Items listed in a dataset
......

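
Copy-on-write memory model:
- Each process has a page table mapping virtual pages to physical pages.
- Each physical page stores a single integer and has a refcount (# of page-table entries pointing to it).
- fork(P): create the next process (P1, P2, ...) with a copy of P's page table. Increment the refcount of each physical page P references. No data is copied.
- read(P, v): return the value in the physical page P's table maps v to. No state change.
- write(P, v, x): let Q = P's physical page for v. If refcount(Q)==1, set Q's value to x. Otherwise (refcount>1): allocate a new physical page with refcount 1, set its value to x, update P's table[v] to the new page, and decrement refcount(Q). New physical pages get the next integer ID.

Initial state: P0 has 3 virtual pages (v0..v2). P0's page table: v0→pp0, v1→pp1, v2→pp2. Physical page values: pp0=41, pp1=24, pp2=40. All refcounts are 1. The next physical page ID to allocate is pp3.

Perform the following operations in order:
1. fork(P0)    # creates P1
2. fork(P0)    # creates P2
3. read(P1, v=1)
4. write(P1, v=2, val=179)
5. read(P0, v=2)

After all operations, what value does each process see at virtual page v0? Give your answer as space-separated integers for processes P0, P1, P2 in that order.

Op 1: fork(P0) -> P1. 3 ppages; refcounts: pp0:2 pp1:2 pp2:2
Op 2: fork(P0) -> P2. 3 ppages; refcounts: pp0:3 pp1:3 pp2:3
Op 3: read(P1, v1) -> 24. No state change.
Op 4: write(P1, v2, 179). refcount(pp2)=3>1 -> COPY to pp3. 4 ppages; refcounts: pp0:3 pp1:3 pp2:2 pp3:1
Op 5: read(P0, v2) -> 40. No state change.
P0: v0 -> pp0 = 41
P1: v0 -> pp0 = 41
P2: v0 -> pp0 = 41

Answer: 41 41 41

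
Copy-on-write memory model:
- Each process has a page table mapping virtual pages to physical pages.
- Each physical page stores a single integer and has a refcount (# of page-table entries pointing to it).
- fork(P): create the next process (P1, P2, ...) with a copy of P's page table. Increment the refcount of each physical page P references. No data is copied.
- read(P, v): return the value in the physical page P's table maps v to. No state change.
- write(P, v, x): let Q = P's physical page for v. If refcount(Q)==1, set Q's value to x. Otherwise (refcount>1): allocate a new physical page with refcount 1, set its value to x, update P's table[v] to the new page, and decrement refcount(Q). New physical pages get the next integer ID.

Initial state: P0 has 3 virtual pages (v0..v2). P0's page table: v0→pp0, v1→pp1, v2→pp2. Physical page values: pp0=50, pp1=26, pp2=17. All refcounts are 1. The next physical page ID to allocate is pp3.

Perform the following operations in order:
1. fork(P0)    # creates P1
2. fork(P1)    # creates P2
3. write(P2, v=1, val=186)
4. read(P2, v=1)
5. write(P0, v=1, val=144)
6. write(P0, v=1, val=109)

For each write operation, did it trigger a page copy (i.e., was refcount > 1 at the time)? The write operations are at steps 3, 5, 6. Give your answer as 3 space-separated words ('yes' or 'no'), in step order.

Op 1: fork(P0) -> P1. 3 ppages; refcounts: pp0:2 pp1:2 pp2:2
Op 2: fork(P1) -> P2. 3 ppages; refcounts: pp0:3 pp1:3 pp2:3
Op 3: write(P2, v1, 186). refcount(pp1)=3>1 -> COPY to pp3. 4 ppages; refcounts: pp0:3 pp1:2 pp2:3 pp3:1
Op 4: read(P2, v1) -> 186. No state change.
Op 5: write(P0, v1, 144). refcount(pp1)=2>1 -> COPY to pp4. 5 ppages; refcounts: pp0:3 pp1:1 pp2:3 pp3:1 pp4:1
Op 6: write(P0, v1, 109). refcount(pp4)=1 -> write in place. 5 ppages; refcounts: pp0:3 pp1:1 pp2:3 pp3:1 pp4:1

yes yes no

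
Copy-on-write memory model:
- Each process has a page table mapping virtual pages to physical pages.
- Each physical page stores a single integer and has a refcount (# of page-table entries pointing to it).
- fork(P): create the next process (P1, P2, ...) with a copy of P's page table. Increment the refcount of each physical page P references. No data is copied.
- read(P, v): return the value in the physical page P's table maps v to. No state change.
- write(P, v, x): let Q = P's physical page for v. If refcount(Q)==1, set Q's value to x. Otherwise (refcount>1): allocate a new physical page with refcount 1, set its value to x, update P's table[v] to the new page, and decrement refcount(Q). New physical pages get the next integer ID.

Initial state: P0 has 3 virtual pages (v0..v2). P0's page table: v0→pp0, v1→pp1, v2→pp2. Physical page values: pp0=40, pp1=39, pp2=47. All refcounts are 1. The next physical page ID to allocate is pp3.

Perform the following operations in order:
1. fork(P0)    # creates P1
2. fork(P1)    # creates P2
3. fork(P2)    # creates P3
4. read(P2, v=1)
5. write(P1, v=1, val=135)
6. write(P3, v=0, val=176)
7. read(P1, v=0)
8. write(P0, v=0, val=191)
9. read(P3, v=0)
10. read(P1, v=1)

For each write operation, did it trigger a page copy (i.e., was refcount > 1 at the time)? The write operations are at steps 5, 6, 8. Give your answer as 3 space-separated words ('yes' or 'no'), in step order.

Op 1: fork(P0) -> P1. 3 ppages; refcounts: pp0:2 pp1:2 pp2:2
Op 2: fork(P1) -> P2. 3 ppages; refcounts: pp0:3 pp1:3 pp2:3
Op 3: fork(P2) -> P3. 3 ppages; refcounts: pp0:4 pp1:4 pp2:4
Op 4: read(P2, v1) -> 39. No state change.
Op 5: write(P1, v1, 135). refcount(pp1)=4>1 -> COPY to pp3. 4 ppages; refcounts: pp0:4 pp1:3 pp2:4 pp3:1
Op 6: write(P3, v0, 176). refcount(pp0)=4>1 -> COPY to pp4. 5 ppages; refcounts: pp0:3 pp1:3 pp2:4 pp3:1 pp4:1
Op 7: read(P1, v0) -> 40. No state change.
Op 8: write(P0, v0, 191). refcount(pp0)=3>1 -> COPY to pp5. 6 ppages; refcounts: pp0:2 pp1:3 pp2:4 pp3:1 pp4:1 pp5:1
Op 9: read(P3, v0) -> 176. No state change.
Op 10: read(P1, v1) -> 135. No state change.

yes yes yes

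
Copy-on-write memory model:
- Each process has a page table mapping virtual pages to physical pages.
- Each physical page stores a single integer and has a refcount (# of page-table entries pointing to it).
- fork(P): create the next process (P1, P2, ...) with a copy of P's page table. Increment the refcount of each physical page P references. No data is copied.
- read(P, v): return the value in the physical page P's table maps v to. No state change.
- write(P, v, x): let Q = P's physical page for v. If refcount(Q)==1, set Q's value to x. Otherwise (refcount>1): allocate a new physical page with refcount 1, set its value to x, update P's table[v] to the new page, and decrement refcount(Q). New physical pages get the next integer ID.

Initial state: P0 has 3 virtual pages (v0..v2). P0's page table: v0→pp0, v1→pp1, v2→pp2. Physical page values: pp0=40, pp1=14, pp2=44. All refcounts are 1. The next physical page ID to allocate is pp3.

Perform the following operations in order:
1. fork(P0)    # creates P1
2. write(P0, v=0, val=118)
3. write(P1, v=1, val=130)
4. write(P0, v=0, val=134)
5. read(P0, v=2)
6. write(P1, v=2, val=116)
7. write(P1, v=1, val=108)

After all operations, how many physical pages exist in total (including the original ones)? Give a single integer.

Answer: 6

Derivation:
Op 1: fork(P0) -> P1. 3 ppages; refcounts: pp0:2 pp1:2 pp2:2
Op 2: write(P0, v0, 118). refcount(pp0)=2>1 -> COPY to pp3. 4 ppages; refcounts: pp0:1 pp1:2 pp2:2 pp3:1
Op 3: write(P1, v1, 130). refcount(pp1)=2>1 -> COPY to pp4. 5 ppages; refcounts: pp0:1 pp1:1 pp2:2 pp3:1 pp4:1
Op 4: write(P0, v0, 134). refcount(pp3)=1 -> write in place. 5 ppages; refcounts: pp0:1 pp1:1 pp2:2 pp3:1 pp4:1
Op 5: read(P0, v2) -> 44. No state change.
Op 6: write(P1, v2, 116). refcount(pp2)=2>1 -> COPY to pp5. 6 ppages; refcounts: pp0:1 pp1:1 pp2:1 pp3:1 pp4:1 pp5:1
Op 7: write(P1, v1, 108). refcount(pp4)=1 -> write in place. 6 ppages; refcounts: pp0:1 pp1:1 pp2:1 pp3:1 pp4:1 pp5:1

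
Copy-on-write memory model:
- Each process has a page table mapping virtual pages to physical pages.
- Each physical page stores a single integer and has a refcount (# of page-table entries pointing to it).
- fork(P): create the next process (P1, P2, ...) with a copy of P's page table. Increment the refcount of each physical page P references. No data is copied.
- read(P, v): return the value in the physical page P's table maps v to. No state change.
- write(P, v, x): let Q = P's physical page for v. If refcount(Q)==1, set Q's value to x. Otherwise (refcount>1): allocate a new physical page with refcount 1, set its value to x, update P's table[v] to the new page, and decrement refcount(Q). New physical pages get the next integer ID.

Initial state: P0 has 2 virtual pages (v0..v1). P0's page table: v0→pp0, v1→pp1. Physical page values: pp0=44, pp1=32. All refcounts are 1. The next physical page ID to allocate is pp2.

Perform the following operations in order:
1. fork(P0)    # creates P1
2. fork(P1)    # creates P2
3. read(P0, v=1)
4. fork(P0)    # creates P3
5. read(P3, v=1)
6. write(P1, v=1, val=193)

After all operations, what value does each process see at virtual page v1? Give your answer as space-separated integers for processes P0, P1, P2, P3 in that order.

Answer: 32 193 32 32

Derivation:
Op 1: fork(P0) -> P1. 2 ppages; refcounts: pp0:2 pp1:2
Op 2: fork(P1) -> P2. 2 ppages; refcounts: pp0:3 pp1:3
Op 3: read(P0, v1) -> 32. No state change.
Op 4: fork(P0) -> P3. 2 ppages; refcounts: pp0:4 pp1:4
Op 5: read(P3, v1) -> 32. No state change.
Op 6: write(P1, v1, 193). refcount(pp1)=4>1 -> COPY to pp2. 3 ppages; refcounts: pp0:4 pp1:3 pp2:1
P0: v1 -> pp1 = 32
P1: v1 -> pp2 = 193
P2: v1 -> pp1 = 32
P3: v1 -> pp1 = 32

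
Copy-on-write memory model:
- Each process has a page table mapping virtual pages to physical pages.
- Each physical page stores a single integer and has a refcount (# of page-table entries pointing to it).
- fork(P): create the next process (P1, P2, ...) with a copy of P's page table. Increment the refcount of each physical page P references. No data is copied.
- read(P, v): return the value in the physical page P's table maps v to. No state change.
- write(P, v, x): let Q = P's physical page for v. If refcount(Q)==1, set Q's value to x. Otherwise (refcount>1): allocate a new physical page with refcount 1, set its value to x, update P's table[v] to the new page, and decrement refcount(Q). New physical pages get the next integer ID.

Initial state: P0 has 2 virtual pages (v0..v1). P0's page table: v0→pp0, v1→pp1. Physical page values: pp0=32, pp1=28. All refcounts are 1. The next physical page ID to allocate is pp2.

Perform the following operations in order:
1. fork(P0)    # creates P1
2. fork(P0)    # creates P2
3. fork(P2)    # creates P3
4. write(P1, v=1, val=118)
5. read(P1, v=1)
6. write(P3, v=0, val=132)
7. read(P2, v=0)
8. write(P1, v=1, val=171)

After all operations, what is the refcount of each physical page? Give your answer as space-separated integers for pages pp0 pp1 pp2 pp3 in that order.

Answer: 3 3 1 1

Derivation:
Op 1: fork(P0) -> P1. 2 ppages; refcounts: pp0:2 pp1:2
Op 2: fork(P0) -> P2. 2 ppages; refcounts: pp0:3 pp1:3
Op 3: fork(P2) -> P3. 2 ppages; refcounts: pp0:4 pp1:4
Op 4: write(P1, v1, 118). refcount(pp1)=4>1 -> COPY to pp2. 3 ppages; refcounts: pp0:4 pp1:3 pp2:1
Op 5: read(P1, v1) -> 118. No state change.
Op 6: write(P3, v0, 132). refcount(pp0)=4>1 -> COPY to pp3. 4 ppages; refcounts: pp0:3 pp1:3 pp2:1 pp3:1
Op 7: read(P2, v0) -> 32. No state change.
Op 8: write(P1, v1, 171). refcount(pp2)=1 -> write in place. 4 ppages; refcounts: pp0:3 pp1:3 pp2:1 pp3:1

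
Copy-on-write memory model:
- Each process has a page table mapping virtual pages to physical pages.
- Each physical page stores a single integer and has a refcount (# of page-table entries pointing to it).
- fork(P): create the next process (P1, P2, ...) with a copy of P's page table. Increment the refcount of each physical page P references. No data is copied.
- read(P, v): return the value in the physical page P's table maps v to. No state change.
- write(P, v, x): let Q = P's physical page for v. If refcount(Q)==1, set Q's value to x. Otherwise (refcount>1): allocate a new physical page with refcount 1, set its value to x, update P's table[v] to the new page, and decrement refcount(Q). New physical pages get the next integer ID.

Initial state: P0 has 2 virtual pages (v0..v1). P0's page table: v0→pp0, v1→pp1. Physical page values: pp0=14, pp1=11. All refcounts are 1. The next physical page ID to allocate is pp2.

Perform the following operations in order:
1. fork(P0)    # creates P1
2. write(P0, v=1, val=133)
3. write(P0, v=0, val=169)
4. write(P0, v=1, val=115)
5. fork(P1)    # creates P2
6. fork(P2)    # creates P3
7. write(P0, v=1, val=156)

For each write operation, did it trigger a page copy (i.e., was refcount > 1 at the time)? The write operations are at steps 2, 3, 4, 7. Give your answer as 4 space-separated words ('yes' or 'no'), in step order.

Op 1: fork(P0) -> P1. 2 ppages; refcounts: pp0:2 pp1:2
Op 2: write(P0, v1, 133). refcount(pp1)=2>1 -> COPY to pp2. 3 ppages; refcounts: pp0:2 pp1:1 pp2:1
Op 3: write(P0, v0, 169). refcount(pp0)=2>1 -> COPY to pp3. 4 ppages; refcounts: pp0:1 pp1:1 pp2:1 pp3:1
Op 4: write(P0, v1, 115). refcount(pp2)=1 -> write in place. 4 ppages; refcounts: pp0:1 pp1:1 pp2:1 pp3:1
Op 5: fork(P1) -> P2. 4 ppages; refcounts: pp0:2 pp1:2 pp2:1 pp3:1
Op 6: fork(P2) -> P3. 4 ppages; refcounts: pp0:3 pp1:3 pp2:1 pp3:1
Op 7: write(P0, v1, 156). refcount(pp2)=1 -> write in place. 4 ppages; refcounts: pp0:3 pp1:3 pp2:1 pp3:1

yes yes no no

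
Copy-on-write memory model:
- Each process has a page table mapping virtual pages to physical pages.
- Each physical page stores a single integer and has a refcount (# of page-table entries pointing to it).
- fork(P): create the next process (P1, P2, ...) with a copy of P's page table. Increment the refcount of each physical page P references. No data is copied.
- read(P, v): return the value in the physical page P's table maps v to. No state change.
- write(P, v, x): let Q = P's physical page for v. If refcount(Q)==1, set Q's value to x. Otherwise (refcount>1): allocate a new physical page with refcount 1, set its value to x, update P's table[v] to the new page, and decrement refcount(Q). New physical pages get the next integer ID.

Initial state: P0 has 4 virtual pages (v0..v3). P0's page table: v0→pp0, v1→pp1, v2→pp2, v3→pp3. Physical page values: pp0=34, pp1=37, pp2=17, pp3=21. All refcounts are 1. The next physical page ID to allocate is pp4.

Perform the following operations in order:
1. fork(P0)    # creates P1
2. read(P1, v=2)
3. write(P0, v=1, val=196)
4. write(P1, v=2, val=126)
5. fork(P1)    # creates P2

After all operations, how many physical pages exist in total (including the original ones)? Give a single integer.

Answer: 6

Derivation:
Op 1: fork(P0) -> P1. 4 ppages; refcounts: pp0:2 pp1:2 pp2:2 pp3:2
Op 2: read(P1, v2) -> 17. No state change.
Op 3: write(P0, v1, 196). refcount(pp1)=2>1 -> COPY to pp4. 5 ppages; refcounts: pp0:2 pp1:1 pp2:2 pp3:2 pp4:1
Op 4: write(P1, v2, 126). refcount(pp2)=2>1 -> COPY to pp5. 6 ppages; refcounts: pp0:2 pp1:1 pp2:1 pp3:2 pp4:1 pp5:1
Op 5: fork(P1) -> P2. 6 ppages; refcounts: pp0:3 pp1:2 pp2:1 pp3:3 pp4:1 pp5:2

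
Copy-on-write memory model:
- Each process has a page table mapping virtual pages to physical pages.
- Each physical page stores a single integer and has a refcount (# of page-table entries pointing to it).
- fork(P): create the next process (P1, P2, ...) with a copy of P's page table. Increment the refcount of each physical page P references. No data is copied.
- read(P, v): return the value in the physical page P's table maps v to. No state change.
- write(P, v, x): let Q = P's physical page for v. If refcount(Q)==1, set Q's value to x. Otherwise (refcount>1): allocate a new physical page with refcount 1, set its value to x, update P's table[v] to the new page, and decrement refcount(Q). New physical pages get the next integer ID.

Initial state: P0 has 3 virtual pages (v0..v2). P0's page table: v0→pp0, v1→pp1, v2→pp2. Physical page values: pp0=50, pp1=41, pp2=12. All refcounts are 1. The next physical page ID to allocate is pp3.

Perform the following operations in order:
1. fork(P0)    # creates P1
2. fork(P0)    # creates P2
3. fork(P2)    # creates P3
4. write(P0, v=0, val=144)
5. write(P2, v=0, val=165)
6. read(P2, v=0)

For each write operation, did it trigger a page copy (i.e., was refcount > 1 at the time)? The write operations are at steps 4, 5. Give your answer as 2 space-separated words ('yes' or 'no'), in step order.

Op 1: fork(P0) -> P1. 3 ppages; refcounts: pp0:2 pp1:2 pp2:2
Op 2: fork(P0) -> P2. 3 ppages; refcounts: pp0:3 pp1:3 pp2:3
Op 3: fork(P2) -> P3. 3 ppages; refcounts: pp0:4 pp1:4 pp2:4
Op 4: write(P0, v0, 144). refcount(pp0)=4>1 -> COPY to pp3. 4 ppages; refcounts: pp0:3 pp1:4 pp2:4 pp3:1
Op 5: write(P2, v0, 165). refcount(pp0)=3>1 -> COPY to pp4. 5 ppages; refcounts: pp0:2 pp1:4 pp2:4 pp3:1 pp4:1
Op 6: read(P2, v0) -> 165. No state change.

yes yes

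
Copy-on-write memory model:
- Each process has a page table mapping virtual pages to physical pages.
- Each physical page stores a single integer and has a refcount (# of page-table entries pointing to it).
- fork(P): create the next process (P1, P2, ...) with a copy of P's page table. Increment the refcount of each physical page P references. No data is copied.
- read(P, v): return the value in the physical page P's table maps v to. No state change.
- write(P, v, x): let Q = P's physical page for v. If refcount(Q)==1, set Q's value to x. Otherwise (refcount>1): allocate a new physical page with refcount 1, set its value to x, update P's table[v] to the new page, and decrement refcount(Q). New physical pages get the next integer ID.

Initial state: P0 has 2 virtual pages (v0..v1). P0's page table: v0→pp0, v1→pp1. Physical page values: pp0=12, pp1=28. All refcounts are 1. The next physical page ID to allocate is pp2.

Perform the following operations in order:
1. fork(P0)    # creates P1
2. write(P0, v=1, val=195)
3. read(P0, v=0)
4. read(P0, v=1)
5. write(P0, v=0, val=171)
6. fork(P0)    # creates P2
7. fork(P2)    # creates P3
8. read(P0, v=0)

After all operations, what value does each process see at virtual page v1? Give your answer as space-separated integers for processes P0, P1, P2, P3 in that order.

Op 1: fork(P0) -> P1. 2 ppages; refcounts: pp0:2 pp1:2
Op 2: write(P0, v1, 195). refcount(pp1)=2>1 -> COPY to pp2. 3 ppages; refcounts: pp0:2 pp1:1 pp2:1
Op 3: read(P0, v0) -> 12. No state change.
Op 4: read(P0, v1) -> 195. No state change.
Op 5: write(P0, v0, 171). refcount(pp0)=2>1 -> COPY to pp3. 4 ppages; refcounts: pp0:1 pp1:1 pp2:1 pp3:1
Op 6: fork(P0) -> P2. 4 ppages; refcounts: pp0:1 pp1:1 pp2:2 pp3:2
Op 7: fork(P2) -> P3. 4 ppages; refcounts: pp0:1 pp1:1 pp2:3 pp3:3
Op 8: read(P0, v0) -> 171. No state change.
P0: v1 -> pp2 = 195
P1: v1 -> pp1 = 28
P2: v1 -> pp2 = 195
P3: v1 -> pp2 = 195

Answer: 195 28 195 195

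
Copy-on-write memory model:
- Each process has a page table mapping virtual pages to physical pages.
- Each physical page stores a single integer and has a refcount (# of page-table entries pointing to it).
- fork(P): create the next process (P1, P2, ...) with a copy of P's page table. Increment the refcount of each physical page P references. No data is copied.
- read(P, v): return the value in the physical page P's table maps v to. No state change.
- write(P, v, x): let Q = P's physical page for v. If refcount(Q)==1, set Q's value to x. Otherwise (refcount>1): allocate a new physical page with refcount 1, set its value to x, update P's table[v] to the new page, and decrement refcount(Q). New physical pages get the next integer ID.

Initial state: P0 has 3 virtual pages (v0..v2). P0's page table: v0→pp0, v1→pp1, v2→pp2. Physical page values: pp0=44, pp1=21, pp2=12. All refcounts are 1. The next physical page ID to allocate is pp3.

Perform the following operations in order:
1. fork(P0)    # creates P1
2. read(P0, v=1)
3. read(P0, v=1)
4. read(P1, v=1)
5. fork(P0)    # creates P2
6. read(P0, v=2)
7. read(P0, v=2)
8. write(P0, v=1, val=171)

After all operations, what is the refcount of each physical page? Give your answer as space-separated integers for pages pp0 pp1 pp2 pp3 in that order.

Answer: 3 2 3 1

Derivation:
Op 1: fork(P0) -> P1. 3 ppages; refcounts: pp0:2 pp1:2 pp2:2
Op 2: read(P0, v1) -> 21. No state change.
Op 3: read(P0, v1) -> 21. No state change.
Op 4: read(P1, v1) -> 21. No state change.
Op 5: fork(P0) -> P2. 3 ppages; refcounts: pp0:3 pp1:3 pp2:3
Op 6: read(P0, v2) -> 12. No state change.
Op 7: read(P0, v2) -> 12. No state change.
Op 8: write(P0, v1, 171). refcount(pp1)=3>1 -> COPY to pp3. 4 ppages; refcounts: pp0:3 pp1:2 pp2:3 pp3:1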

......

Reproduce the entries above exactly, starting at their first line and finishing with the line that contains "pp0=41, pp1=24, pp2=40.".

**Output of the task:**
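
Copy-on-write memory model:
- Each process has a page table mapping virtual pages to physical pages.
- Each physical page stores a single integer and has a refcount (# of page-table entries pointing to it).
- fork(P): create the next process (P1, P2, ...) with a copy of P's page table. Increment the refcount of each physical page P references. No data is copied.
- read(P, v): return the value in the physical page P's table maps v to. No state change.
- write(P, v, x): let Q = P's physical page for v. If refcount(Q)==1, set Q's value to x. Otherwise (refcount>1): allocate a new physical page with refcount 1, set its value to x, update P's table[v] to the new page, and decrement refcount(Q). New physical pages get the next integer ID.

Initial state: P0 has 3 virtual pages (v0..v2). P0's page table: v0→pp0, v1→pp1, v2→pp2. Physical page values: pp0=41, pp1=24, pp2=40. All refcounts are 1. The next physical page ID to allocate is pp3.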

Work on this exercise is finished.